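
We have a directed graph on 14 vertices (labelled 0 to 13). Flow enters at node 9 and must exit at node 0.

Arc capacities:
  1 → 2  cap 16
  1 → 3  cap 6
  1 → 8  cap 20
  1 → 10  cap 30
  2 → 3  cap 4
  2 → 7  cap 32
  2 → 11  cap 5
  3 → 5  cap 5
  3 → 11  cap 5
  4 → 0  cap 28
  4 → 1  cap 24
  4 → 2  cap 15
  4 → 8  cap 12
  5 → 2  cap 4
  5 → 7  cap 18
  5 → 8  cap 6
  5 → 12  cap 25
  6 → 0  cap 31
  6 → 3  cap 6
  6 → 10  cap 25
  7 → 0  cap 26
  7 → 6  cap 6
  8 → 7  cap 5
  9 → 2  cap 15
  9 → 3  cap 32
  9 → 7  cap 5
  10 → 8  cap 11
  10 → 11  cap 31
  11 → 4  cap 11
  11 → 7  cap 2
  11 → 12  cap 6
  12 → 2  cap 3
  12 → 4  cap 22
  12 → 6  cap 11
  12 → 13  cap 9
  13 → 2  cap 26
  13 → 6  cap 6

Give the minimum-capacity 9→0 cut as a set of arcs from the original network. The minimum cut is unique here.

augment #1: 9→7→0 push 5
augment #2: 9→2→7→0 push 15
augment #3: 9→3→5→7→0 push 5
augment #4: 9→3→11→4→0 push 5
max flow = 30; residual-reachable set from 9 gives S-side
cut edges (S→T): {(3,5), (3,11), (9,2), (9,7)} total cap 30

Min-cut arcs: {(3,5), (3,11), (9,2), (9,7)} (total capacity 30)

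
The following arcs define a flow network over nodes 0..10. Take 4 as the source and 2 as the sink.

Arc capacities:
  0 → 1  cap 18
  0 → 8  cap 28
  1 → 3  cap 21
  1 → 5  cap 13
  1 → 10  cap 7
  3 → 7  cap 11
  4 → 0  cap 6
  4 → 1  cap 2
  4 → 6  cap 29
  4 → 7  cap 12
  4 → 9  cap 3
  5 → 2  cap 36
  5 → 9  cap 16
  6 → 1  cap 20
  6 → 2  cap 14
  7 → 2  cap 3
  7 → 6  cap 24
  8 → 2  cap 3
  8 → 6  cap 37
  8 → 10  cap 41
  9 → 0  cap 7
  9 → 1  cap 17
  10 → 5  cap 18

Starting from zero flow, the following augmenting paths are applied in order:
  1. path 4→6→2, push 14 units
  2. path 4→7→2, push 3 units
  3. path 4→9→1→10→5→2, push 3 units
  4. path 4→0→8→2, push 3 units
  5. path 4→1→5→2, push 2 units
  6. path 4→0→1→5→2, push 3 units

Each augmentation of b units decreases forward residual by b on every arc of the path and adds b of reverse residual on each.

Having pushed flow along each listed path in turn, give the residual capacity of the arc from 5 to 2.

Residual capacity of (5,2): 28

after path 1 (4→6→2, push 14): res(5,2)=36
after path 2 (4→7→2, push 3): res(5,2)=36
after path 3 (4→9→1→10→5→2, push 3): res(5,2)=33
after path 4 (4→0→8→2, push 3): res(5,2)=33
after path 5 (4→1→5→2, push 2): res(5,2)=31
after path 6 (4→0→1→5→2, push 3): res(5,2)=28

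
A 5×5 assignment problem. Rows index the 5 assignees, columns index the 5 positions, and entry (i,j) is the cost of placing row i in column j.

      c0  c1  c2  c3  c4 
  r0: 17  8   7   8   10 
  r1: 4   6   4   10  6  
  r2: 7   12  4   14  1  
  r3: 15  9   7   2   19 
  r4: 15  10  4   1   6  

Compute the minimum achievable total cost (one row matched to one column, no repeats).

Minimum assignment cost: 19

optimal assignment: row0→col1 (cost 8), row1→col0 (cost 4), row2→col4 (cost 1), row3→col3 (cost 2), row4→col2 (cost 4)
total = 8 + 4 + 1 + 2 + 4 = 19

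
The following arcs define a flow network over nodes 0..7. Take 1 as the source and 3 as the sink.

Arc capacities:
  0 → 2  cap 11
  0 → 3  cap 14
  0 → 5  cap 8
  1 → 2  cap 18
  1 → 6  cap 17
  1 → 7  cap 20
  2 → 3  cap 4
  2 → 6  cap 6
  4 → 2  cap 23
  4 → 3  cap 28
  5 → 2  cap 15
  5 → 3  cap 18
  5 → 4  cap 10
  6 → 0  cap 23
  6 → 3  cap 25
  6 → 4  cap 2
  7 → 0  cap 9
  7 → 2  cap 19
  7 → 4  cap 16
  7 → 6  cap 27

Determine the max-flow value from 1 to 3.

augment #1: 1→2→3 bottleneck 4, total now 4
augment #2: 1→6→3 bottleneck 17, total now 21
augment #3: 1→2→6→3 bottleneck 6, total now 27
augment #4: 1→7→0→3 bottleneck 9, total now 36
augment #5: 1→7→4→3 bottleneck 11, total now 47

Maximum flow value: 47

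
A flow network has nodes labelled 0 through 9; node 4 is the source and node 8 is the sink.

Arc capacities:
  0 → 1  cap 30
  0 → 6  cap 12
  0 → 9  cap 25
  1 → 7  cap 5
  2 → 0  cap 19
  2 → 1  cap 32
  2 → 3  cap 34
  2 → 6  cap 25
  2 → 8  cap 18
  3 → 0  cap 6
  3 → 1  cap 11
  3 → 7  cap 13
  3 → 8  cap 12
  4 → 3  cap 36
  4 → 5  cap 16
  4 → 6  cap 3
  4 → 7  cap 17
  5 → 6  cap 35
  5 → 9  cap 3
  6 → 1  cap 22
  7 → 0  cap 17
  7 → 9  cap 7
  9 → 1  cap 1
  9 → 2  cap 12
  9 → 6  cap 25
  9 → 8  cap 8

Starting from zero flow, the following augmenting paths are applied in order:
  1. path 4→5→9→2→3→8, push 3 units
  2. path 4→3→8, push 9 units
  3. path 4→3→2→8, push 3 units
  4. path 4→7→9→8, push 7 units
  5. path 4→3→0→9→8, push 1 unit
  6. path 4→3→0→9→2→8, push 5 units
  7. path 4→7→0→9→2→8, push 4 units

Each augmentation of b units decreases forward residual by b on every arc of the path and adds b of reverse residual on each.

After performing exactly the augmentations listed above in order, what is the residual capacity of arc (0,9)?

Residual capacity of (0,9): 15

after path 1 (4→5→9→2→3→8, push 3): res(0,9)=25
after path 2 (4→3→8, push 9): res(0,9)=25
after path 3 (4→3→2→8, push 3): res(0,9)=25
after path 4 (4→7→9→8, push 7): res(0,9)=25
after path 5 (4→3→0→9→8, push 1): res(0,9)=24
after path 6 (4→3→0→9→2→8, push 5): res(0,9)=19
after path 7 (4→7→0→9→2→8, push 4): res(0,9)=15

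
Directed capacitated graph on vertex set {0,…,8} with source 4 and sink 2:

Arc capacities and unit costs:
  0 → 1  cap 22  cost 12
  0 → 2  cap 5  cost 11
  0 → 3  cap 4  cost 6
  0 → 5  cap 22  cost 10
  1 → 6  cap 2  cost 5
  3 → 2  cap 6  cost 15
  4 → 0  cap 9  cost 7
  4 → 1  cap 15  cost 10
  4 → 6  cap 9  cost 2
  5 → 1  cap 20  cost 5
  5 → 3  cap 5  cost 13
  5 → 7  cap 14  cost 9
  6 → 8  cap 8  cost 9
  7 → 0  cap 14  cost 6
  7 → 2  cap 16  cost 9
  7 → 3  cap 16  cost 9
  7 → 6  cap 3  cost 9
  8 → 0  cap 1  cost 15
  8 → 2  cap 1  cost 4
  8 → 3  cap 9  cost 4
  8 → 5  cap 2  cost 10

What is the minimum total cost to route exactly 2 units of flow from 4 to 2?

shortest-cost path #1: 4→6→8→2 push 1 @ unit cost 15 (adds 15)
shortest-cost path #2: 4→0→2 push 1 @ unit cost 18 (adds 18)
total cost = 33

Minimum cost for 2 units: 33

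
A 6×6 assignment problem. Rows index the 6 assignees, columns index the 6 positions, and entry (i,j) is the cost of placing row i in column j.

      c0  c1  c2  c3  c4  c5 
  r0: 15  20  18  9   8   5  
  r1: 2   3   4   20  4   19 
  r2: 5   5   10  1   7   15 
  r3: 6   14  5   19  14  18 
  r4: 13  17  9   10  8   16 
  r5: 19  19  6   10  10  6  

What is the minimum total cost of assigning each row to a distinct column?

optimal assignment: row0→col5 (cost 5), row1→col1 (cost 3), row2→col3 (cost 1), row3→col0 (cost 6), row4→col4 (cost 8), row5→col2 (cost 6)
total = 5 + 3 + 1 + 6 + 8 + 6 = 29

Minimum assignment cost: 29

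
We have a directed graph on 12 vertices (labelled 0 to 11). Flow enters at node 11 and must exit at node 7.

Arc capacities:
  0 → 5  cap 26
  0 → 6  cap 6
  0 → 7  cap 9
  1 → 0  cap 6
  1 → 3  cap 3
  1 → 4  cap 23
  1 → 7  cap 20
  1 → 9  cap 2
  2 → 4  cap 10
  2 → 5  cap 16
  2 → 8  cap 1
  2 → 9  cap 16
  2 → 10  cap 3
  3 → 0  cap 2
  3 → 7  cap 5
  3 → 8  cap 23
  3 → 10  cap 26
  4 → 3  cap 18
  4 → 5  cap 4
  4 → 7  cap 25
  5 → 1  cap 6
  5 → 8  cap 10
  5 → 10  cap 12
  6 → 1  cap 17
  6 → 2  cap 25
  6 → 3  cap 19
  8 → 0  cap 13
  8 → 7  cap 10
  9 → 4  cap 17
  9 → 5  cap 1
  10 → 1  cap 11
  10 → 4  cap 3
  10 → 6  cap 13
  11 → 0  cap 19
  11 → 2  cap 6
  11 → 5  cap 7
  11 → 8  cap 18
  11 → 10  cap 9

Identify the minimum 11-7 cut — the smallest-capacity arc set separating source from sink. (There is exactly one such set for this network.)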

## Problem description
Nothing outside this range should appear: the lines from the start of the listing through the line with "5. path 4→1→5→2, push 2 units", each reproduced exactly, both ends included.

## Final answer
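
We have a directed graph on 14 vertices (labelled 0 to 13). Flow enters at node 9 and must exit at node 0.

Arc capacities:
  1 → 2  cap 16
  1 → 3  cap 6
  1 → 8  cap 20
  1 → 10  cap 30
  2 → 3  cap 4
  2 → 7  cap 32
  2 → 11  cap 5
  3 → 5  cap 5
  3 → 11  cap 5
  4 → 0  cap 28
  4 → 1  cap 24
  4 → 2  cap 15
  4 → 8  cap 12
  5 → 2  cap 4
  5 → 7  cap 18
  5 → 8  cap 6
  5 → 12  cap 25
  6 → 0  cap 31
  6 → 3  cap 6
  6 → 10  cap 25
  7 → 0  cap 26
  7 → 6  cap 6
  8 → 7  cap 5
  9 → 2  cap 15
  9 → 3  cap 32
  9 → 7  cap 5
  10 → 8  cap 11
  10 → 11  cap 31
  11 → 4  cap 11
  11 → 7  cap 2
  11 → 12  cap 6
  12 → 2  cap 3
  12 → 4  cap 22
  12 → 6  cap 11
  12 → 13  cap 9
  13 → 2  cap 26
  13 → 6  cap 6

Give the minimum-capacity 9→0 cut as a set of arcs from the original network. The minimum cut is unique here.

augment #1: 9→7→0 push 5
augment #2: 9→2→7→0 push 15
augment #3: 9→3→5→7→0 push 5
augment #4: 9→3→11→4→0 push 5
max flow = 30; residual-reachable set from 9 gives S-side
cut edges (S→T): {(3,5), (3,11), (9,2), (9,7)} total cap 30

Min-cut arcs: {(3,5), (3,11), (9,2), (9,7)} (total capacity 30)

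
The following arcs define a flow network over nodes 0..10. Take 4 as the source and 2 as the sink.

Arc capacities:
  0 → 1  cap 18
  0 → 8  cap 28
  1 → 3  cap 21
  1 → 5  cap 13
  1 → 10  cap 7
  3 → 7  cap 11
  4 → 0  cap 6
  4 → 1  cap 2
  4 → 6  cap 29
  4 → 7  cap 12
  4 → 9  cap 3
  5 → 2  cap 36
  5 → 9  cap 16
  6 → 1  cap 20
  6 → 2  cap 14
  7 → 2  cap 3
  7 → 6  cap 24
  8 → 2  cap 3
  8 → 6  cap 37
  8 → 10  cap 41
  9 → 0  cap 7
  9 → 1  cap 17
  10 → 5  cap 18

Starting from zero flow, the following augmenting paths are applied in order:
  1. path 4→6→2, push 14 units
  2. path 4→7→2, push 3 units
  3. path 4→9→1→10→5→2, push 3 units
  4. path 4→0→8→2, push 3 units
  5. path 4→1→5→2, push 2 units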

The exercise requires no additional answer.